## Work required
Go through the material and copy every line in which "blue" appears.

++++

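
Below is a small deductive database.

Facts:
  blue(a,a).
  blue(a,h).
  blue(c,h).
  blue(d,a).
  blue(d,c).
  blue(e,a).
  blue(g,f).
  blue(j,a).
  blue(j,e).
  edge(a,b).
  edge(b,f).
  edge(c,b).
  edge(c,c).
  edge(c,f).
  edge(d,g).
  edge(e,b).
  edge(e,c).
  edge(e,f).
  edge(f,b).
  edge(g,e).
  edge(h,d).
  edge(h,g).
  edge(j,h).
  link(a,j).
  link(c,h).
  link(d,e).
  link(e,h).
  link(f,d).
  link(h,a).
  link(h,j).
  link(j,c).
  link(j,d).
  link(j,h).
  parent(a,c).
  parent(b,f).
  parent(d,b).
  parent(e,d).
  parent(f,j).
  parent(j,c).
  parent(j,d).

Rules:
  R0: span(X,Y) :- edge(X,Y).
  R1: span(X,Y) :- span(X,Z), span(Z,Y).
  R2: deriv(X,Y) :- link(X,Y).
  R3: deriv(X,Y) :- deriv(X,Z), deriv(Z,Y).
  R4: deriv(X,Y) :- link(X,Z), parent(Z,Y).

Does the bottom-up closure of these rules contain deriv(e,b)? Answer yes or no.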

++++

## Response for this exercise
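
  blue(a,a).
  blue(a,h).
  blue(c,h).
  blue(d,a).
  blue(d,c).
  blue(e,a).
  blue(g,f).
  blue(j,a).
  blue(j,e).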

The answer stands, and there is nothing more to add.